AVAILABLE RECORDS Block Start

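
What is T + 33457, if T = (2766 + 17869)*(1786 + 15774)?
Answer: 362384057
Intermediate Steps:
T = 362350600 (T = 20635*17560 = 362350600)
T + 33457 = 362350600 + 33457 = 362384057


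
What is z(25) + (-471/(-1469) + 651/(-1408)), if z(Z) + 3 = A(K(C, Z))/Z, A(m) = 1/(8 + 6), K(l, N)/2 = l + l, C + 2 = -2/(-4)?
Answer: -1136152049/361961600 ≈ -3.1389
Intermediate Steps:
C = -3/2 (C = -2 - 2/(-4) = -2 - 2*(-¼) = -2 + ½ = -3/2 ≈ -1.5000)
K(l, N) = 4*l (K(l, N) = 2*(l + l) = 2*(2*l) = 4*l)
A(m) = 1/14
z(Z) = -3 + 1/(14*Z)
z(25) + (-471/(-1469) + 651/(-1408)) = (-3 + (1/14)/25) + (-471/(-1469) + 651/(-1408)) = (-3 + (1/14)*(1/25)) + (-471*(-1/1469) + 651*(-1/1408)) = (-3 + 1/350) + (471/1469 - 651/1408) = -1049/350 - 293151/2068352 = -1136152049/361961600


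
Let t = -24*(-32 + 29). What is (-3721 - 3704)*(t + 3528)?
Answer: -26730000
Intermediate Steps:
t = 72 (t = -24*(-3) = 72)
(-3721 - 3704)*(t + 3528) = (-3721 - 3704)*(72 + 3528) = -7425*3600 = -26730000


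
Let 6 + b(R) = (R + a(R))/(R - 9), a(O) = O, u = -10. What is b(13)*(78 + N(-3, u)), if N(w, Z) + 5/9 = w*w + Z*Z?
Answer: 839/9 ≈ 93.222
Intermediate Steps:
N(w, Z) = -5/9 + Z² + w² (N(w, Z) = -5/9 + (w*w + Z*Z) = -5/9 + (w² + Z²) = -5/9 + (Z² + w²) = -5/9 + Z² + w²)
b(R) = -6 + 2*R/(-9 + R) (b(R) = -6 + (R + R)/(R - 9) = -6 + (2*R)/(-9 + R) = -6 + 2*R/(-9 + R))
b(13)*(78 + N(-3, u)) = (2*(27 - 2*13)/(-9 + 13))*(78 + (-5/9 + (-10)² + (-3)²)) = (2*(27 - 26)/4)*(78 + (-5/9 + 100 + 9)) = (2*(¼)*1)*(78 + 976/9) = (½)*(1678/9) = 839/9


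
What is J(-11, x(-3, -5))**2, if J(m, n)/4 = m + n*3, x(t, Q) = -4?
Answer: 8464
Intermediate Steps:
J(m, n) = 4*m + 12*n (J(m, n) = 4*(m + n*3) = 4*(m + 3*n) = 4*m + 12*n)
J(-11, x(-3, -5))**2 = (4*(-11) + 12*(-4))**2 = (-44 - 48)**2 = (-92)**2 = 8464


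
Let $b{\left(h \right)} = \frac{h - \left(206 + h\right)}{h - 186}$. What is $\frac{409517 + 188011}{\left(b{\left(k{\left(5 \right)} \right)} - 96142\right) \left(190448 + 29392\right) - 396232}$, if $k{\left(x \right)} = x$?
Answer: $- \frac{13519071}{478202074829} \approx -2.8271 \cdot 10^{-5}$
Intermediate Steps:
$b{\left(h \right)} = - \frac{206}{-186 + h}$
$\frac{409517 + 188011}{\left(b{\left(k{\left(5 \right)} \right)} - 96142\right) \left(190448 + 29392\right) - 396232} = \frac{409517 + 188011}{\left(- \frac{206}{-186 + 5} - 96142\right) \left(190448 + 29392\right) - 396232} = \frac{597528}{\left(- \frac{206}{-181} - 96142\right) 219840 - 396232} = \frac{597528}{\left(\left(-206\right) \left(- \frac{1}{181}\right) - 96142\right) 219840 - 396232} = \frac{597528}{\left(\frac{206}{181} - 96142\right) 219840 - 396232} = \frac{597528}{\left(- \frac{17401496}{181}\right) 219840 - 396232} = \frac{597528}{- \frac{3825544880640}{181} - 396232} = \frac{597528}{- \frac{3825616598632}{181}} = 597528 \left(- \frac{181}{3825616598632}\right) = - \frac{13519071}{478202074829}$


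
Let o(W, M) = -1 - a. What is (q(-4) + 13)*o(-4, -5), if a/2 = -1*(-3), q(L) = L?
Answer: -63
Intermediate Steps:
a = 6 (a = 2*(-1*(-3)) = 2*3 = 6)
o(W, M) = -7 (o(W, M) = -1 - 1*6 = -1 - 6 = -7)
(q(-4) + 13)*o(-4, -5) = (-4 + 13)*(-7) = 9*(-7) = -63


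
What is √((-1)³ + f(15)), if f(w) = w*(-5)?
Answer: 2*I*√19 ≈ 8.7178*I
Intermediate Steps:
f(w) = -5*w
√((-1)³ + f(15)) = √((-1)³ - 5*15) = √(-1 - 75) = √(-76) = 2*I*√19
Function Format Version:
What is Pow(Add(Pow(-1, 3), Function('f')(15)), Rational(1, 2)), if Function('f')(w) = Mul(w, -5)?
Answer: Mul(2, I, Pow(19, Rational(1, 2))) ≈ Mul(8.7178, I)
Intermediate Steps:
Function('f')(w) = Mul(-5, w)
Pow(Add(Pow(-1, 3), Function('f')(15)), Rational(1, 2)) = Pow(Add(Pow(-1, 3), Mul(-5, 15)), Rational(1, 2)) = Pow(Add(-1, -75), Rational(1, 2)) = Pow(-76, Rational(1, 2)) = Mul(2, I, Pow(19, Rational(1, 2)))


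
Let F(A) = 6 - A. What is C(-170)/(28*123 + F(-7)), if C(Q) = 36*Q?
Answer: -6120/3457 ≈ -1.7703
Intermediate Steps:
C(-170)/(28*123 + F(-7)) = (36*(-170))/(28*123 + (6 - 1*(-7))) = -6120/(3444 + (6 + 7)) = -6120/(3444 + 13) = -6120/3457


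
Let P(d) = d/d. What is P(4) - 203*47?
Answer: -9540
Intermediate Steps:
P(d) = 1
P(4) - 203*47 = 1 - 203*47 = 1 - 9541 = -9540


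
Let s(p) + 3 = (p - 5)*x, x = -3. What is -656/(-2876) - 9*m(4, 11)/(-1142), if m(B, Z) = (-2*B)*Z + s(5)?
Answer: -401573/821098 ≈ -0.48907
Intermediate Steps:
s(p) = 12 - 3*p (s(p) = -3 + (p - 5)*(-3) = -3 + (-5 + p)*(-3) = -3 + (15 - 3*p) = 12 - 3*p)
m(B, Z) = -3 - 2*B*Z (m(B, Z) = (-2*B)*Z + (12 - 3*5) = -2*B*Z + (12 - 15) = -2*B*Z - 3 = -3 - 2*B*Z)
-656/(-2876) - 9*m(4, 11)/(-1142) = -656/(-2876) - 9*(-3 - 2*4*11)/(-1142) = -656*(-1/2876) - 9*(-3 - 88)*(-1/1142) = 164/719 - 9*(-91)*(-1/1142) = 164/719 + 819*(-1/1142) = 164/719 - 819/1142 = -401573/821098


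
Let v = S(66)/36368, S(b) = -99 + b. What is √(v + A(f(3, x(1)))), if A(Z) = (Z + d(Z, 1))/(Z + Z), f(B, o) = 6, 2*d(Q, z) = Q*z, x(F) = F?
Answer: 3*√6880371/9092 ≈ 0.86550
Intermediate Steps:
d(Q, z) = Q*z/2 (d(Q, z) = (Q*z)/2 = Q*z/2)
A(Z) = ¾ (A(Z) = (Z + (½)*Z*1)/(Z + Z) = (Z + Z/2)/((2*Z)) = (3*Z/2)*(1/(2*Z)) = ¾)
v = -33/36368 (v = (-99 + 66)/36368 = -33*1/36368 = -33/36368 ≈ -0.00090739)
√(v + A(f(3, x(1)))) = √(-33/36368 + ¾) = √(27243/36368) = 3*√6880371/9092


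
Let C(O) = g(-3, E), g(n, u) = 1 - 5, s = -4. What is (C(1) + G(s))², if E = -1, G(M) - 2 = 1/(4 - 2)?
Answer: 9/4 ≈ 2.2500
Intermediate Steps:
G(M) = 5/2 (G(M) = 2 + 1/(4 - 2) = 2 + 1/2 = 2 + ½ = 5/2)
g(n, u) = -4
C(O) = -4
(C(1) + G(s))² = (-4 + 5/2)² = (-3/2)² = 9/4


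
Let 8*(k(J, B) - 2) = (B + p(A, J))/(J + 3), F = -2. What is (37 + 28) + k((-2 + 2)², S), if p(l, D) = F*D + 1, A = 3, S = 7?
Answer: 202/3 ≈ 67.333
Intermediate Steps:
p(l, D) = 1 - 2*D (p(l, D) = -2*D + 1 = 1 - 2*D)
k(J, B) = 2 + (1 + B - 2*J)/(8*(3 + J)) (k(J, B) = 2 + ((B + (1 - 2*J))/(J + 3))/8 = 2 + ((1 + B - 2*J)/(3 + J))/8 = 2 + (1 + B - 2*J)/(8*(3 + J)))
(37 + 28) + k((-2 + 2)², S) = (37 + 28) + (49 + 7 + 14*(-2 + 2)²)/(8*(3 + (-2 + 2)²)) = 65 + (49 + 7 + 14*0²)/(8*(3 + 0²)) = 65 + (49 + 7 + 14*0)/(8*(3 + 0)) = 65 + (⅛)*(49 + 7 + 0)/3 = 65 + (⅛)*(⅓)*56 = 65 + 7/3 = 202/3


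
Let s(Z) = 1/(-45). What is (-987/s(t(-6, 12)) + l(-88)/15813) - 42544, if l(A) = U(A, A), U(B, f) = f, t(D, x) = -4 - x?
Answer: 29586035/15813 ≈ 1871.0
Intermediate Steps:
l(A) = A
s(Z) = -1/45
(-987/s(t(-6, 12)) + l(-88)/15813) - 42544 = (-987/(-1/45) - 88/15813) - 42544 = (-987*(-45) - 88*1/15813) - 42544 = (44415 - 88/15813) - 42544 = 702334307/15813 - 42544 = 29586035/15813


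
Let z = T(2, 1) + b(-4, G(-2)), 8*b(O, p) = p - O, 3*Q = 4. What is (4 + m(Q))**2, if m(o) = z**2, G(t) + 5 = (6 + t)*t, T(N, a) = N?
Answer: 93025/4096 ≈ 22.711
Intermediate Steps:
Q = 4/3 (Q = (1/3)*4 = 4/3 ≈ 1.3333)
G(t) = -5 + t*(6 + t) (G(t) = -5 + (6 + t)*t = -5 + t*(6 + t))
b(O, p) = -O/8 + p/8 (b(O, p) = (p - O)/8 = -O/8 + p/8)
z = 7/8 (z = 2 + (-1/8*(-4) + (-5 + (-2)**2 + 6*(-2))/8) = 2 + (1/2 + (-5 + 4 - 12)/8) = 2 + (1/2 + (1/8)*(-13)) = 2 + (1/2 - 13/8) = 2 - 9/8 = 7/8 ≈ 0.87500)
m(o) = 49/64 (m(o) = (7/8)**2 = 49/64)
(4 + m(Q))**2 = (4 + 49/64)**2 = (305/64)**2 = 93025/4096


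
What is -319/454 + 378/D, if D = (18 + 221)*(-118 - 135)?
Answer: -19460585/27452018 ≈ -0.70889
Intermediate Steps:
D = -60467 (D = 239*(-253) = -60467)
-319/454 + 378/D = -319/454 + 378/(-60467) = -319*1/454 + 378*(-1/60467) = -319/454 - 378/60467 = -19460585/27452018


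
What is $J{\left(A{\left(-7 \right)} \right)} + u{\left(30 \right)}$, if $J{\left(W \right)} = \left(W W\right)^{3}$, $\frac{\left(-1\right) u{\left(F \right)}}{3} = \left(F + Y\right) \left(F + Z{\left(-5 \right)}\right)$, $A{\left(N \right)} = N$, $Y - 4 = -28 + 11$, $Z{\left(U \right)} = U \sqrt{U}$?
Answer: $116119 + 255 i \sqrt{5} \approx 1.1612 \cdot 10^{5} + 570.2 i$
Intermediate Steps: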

AVAILABLE RECORDS Block End

- [TASK TO CARRY OUT] Give back, unchanged, the run of lines in the listing above that begins at the line containing "Answer: Mul(2, I, Pow(19, Rational(1, 2)))" and ends at the line containing "Answer: -401573/821098 ≈ -0.48907", both included.

- [TASK SOLUTION]
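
Answer: Mul(2, I, Pow(19, Rational(1, 2))) ≈ Mul(8.7178, I)
Intermediate Steps:
Function('f')(w) = Mul(-5, w)
Pow(Add(Pow(-1, 3), Function('f')(15)), Rational(1, 2)) = Pow(Add(Pow(-1, 3), Mul(-5, 15)), Rational(1, 2)) = Pow(Add(-1, -75), Rational(1, 2)) = Pow(-76, Rational(1, 2)) = Mul(2, I, Pow(19, Rational(1, 2)))


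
Let F(A) = 6 - A. What is C(-170)/(28*123 + F(-7)), if C(Q) = 36*Q?
Answer: -6120/3457 ≈ -1.7703
Intermediate Steps:
C(-170)/(28*123 + F(-7)) = (36*(-170))/(28*123 + (6 - 1*(-7))) = -6120/(3444 + (6 + 7)) = -6120/(3444 + 13) = -6120/3457


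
Let P(d) = d/d. What is P(4) - 203*47?
Answer: -9540
Intermediate Steps:
P(d) = 1
P(4) - 203*47 = 1 - 203*47 = 1 - 9541 = -9540


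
Let s(p) + 3 = (p - 5)*x, x = -3. What is -656/(-2876) - 9*m(4, 11)/(-1142), if m(B, Z) = (-2*B)*Z + s(5)?
Answer: -401573/821098 ≈ -0.48907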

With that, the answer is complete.